*** Opening of Data provided ***

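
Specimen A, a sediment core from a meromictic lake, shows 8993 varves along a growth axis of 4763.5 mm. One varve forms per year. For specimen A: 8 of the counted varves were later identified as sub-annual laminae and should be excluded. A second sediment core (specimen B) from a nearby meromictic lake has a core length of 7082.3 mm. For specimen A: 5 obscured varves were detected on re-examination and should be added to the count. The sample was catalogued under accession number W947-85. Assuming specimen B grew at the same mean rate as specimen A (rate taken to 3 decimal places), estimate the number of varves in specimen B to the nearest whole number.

Specimen A: adjusted count: 8993 − 8 + 5 = 8990 varves.
A: 4763.5 mm over 8990 years gives 4763.5 / 8990 ≈ 0.530 mm/yr.
B spans 7082.3 / 0.530 = 13362.83 years ≈ 13363 varves.

13363 varves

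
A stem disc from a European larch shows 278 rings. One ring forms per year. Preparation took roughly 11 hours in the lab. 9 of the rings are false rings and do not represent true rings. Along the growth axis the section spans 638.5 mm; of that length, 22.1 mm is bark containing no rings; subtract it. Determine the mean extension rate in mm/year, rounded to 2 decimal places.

Adjusted count: 278 − 9 = 269 rings.
Removing the 22.1 mm offcut leaves 638.5 − 22.1 = 616.4 mm.
616.4 mm over 269 years gives 616.4 / 269 ≈ 2.29 mm/year.

2.29 mm/year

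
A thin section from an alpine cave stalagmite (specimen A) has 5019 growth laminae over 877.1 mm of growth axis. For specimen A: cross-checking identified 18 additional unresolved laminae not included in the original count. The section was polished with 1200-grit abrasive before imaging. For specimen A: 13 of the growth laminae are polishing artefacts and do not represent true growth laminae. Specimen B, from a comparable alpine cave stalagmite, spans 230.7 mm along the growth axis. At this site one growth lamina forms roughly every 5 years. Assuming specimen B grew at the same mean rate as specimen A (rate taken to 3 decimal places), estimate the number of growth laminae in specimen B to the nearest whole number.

1318 growth laminae

Specimen A: true growth lamina count = 5019 − 13 + 18 = 5024.
Specimen A: at 5 years per growth lamina, 5024 × 5 = 25120 years.
A: 877.1 mm over 25120 years gives 877.1 / 25120 ≈ 0.035 mm/year.
For B, 230.7 / 0.035 = 6591.43 years; at 5 years per growth lamina that is 6591.43 / 5 ≈ 1318 growth laminae.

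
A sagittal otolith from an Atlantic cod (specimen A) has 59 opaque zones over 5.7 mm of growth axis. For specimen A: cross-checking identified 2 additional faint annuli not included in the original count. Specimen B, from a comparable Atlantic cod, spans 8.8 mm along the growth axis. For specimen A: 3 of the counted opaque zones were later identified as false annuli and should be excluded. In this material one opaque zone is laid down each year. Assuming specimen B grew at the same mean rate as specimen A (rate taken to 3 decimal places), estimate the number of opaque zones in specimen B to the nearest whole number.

Specimen A: correcting the raw count gives 59 − 3 + 2 = 58 true opaque zones.
A: Extension rate ≈ 5.7 / 58 = 0.098 mm/yr.
For B, 8.8 / 0.098 = 89.80 years ≈ 90 opaque zones.

90 opaque zones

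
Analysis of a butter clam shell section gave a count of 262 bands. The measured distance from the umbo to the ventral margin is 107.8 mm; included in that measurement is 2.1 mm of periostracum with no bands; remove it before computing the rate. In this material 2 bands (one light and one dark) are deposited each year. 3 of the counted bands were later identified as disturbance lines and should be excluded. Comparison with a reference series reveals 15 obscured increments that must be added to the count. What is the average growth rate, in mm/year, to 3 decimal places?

0.772 mm/year

After corrections the count is 262 − 3 + 15 = 274 bands.
274 bands at 2 per year is 274 / 2 = 137 years.
Net length = 107.8 − 2.1 = 105.7 mm.
Mean rate = 105.7 mm / 137 years ≈ 0.772 mm/year.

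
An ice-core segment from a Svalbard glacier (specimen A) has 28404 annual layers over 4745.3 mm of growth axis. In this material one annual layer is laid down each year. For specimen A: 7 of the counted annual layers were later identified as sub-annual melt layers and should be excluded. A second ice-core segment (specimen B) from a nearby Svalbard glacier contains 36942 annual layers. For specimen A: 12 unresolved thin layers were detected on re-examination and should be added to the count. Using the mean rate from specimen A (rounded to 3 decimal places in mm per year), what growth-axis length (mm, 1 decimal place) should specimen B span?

6169.3 mm

Specimen A: correcting the raw count gives 28404 − 7 + 12 = 28409 true annual layers.
A: Extension rate ≈ 4745.3 / 28409 = 0.167 mm per year.
Length of B = 0.167 × 36942 = 6169.3 mm.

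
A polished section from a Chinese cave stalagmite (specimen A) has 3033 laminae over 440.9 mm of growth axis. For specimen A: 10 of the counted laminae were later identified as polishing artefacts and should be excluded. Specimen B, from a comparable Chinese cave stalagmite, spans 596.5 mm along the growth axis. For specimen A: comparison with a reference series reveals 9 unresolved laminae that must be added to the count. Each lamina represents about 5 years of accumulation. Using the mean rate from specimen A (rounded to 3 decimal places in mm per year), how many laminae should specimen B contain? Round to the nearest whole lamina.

4114 laminae

Specimen A: true lamina count = 3033 − 10 + 9 = 3032.
Specimen A: multiplying by 5 years per lamina: 3032 × 5 = 15160 years.
A: Mean rate = 440.9 mm / 15160 years ≈ 0.029 mm/year.
For B, 596.5 / 0.029 = 20568.97 years; at 5 years per lamina that is 20568.97 / 5 ≈ 4114 laminae.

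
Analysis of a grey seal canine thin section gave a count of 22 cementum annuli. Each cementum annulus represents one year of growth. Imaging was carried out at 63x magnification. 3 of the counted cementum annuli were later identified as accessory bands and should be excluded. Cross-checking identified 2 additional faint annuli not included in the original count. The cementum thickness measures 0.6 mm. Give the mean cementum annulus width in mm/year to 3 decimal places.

0.029 mm/year

Adjusted count: 22 − 3 + 2 = 21 cementum annuli.
Mean rate = 0.6 mm / 21 years ≈ 0.029 mm/year.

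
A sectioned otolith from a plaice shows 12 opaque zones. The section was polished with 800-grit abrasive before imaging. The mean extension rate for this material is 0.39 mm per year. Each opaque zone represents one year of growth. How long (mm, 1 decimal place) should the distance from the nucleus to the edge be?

12 years of growth are recorded.
12 years at 0.39 mm/year gives 0.39 × 12 = 4.7 mm.

4.7 mm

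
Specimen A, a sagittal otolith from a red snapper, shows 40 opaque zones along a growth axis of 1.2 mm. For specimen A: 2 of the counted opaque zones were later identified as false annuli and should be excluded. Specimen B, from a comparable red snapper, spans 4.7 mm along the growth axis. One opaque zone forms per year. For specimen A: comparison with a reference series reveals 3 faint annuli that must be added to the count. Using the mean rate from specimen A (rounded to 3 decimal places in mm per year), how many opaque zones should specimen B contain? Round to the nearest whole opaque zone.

Specimen A: adjusted count: 40 − 2 + 3 = 41 opaque zones.
A: 1.2 mm over 41 years gives 1.2 / 41 ≈ 0.029 mm per year.
For B, 4.7 / 0.029 = 162.07 years ≈ 162 opaque zones.

162 opaque zones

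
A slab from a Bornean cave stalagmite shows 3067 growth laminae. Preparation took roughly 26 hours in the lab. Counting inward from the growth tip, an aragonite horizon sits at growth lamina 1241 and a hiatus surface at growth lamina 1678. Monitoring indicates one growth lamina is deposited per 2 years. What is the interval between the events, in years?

1678 − 1241 = 437 growth laminae lie between the two events.
437 growth laminae at 2 years each span 437 × 2 = 874 years.

874 years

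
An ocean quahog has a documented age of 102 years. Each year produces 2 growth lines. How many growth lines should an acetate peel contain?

204 growth lines

102 years at 2 growth lines per year gives 102 × 2 = 204 growth lines.
So 204 growth lines should be present.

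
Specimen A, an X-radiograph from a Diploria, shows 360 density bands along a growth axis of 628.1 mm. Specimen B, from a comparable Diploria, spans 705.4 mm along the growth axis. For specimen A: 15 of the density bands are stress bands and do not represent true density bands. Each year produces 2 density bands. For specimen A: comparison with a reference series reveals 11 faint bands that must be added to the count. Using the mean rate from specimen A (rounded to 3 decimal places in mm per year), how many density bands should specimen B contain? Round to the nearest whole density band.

Specimen A: after corrections the count is 360 − 15 + 11 = 356 density bands.
Specimen A: dividing by 2 density bands per year: 356 / 2 = 178 years.
A: 628.1 mm over 178 years gives 628.1 / 178 ≈ 3.529 mm/year.
Specimen B: 705.4 mm / 3.529 mm per year = 199.89 years; at 2 density bands per year that is 199.89 × 2 ≈ 400 density bands.

400 density bands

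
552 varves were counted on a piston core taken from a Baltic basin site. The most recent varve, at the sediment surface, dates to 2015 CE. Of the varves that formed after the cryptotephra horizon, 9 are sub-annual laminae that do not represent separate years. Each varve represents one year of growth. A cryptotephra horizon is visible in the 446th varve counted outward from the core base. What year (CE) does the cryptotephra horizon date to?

1918 CE

The cryptotephra horizon sits at varve 446 from the core base, so 552 − 446 = 106 varves formed after it.
106 − 9 false = 97 true varves after the cryptotephra horizon.
2015 − 97 = 1918 CE.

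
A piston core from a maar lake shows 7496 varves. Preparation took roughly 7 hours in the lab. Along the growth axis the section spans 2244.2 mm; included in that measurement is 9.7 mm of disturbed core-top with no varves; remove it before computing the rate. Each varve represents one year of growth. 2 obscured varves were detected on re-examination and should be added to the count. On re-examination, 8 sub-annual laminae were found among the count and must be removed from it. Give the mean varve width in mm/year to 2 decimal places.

0.30 mm/year

Correcting the raw count gives 7496 − 8 + 2 = 7490 true varves.
Removing the 9.7 mm offcut leaves 2244.2 − 9.7 = 2234.5 mm.
Mean rate = 2234.5 mm / 7490 years ≈ 0.30 mm/year.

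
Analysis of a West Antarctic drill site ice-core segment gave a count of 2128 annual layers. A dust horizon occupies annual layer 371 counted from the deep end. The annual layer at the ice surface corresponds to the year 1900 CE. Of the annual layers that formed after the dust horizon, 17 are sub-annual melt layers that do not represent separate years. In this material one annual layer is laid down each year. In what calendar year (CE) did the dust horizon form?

160 CE

The dust horizon sits at annual layer 371 from the deep end, so 2128 − 371 = 1757 annual layers formed after it.
Excluding 17 false annual layers: 1757 − 17 = 1740.
1900 − 1740 = 160 CE.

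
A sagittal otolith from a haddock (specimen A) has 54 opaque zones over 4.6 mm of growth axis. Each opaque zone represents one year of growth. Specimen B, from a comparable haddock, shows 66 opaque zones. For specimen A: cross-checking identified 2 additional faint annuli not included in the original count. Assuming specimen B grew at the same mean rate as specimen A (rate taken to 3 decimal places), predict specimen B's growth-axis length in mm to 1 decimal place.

5.4 mm

Specimen A: correcting the raw count gives 54 + 2 = 56 true opaque zones.
A: 4.6 mm over 56 years gives 4.6 / 56 ≈ 0.082 mm per year.
For B, 0.082 mm/year × 66 years = 5.4 mm.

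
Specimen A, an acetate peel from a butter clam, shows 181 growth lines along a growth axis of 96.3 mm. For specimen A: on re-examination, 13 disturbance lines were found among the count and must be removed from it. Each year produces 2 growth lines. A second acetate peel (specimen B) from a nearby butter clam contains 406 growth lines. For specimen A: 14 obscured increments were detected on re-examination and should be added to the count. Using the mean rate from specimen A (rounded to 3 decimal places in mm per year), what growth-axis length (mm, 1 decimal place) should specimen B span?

214.8 mm

Specimen A: after corrections the count is 181 − 13 + 14 = 182 growth lines.
Specimen A: 182 growth lines at 2 per year is 182 / 2 = 91 years.
A: Mean rate = 96.3 mm / 91 years ≈ 1.058 mm/year.
Specimen B: 406 growth lines at 2 per year is 406 / 2 = 203 years. For B, 1.058 mm/year × 203 years = 214.8 mm.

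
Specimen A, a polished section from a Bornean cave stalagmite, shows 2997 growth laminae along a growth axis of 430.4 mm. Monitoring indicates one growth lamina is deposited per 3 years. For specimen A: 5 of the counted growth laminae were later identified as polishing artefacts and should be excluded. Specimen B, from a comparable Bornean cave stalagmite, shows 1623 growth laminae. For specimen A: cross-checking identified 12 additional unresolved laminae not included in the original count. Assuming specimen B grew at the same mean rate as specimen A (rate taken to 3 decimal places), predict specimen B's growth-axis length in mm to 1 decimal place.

233.7 mm

Specimen A: correcting the raw count gives 2997 − 5 + 12 = 3004 true growth laminae.
Specimen A: 3004 growth laminae at 3 years each span 3004 × 3 = 9012 years.
A: 430.4 mm over 9012 years gives 430.4 / 9012 ≈ 0.048 mm/year.
Specimen B: 1623 growth laminae at 3 years each span 1623 × 3 = 4869 years. For B, 0.048 mm/year × 4869 years = 233.7 mm.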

*** Close of Data provided ***

## Task instructions
Please write out, exactly as they appear, the line that contains "Specimen A, an acetate" and every line after it up to the end of the entries above, and no others.

## Written response
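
Specimen A, an acetate peel from a butter clam, shows 181 growth lines along a growth axis of 96.3 mm. For specimen A: on re-examination, 13 disturbance lines were found among the count and must be removed from it. Each year produces 2 growth lines. A second acetate peel (specimen B) from a nearby butter clam contains 406 growth lines. For specimen A: 14 obscured increments were detected on re-examination and should be added to the count. Using the mean rate from specimen A (rounded to 3 decimal places in mm per year), what growth-axis length (mm, 1 decimal place) should specimen B span?

214.8 mm

Specimen A: after corrections the count is 181 − 13 + 14 = 182 growth lines.
Specimen A: 182 growth lines at 2 per year is 182 / 2 = 91 years.
A: Mean rate = 96.3 mm / 91 years ≈ 1.058 mm/year.
Specimen B: 406 growth lines at 2 per year is 406 / 2 = 203 years. For B, 1.058 mm/year × 203 years = 214.8 mm.

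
Specimen A, a polished section from a Bornean cave stalagmite, shows 2997 growth laminae along a growth axis of 430.4 mm. Monitoring indicates one growth lamina is deposited per 3 years. For specimen A: 5 of the counted growth laminae were later identified as polishing artefacts and should be excluded. Specimen B, from a comparable Bornean cave stalagmite, shows 1623 growth laminae. For specimen A: cross-checking identified 12 additional unresolved laminae not included in the original count. Assuming specimen B grew at the same mean rate as specimen A (rate taken to 3 decimal places), predict specimen B's growth-axis length in mm to 1 decimal place.

233.7 mm

Specimen A: correcting the raw count gives 2997 − 5 + 12 = 3004 true growth laminae.
Specimen A: 3004 growth laminae at 3 years each span 3004 × 3 = 9012 years.
A: 430.4 mm over 9012 years gives 430.4 / 9012 ≈ 0.048 mm/year.
Specimen B: 1623 growth laminae at 3 years each span 1623 × 3 = 4869 years. For B, 0.048 mm/year × 4869 years = 233.7 mm.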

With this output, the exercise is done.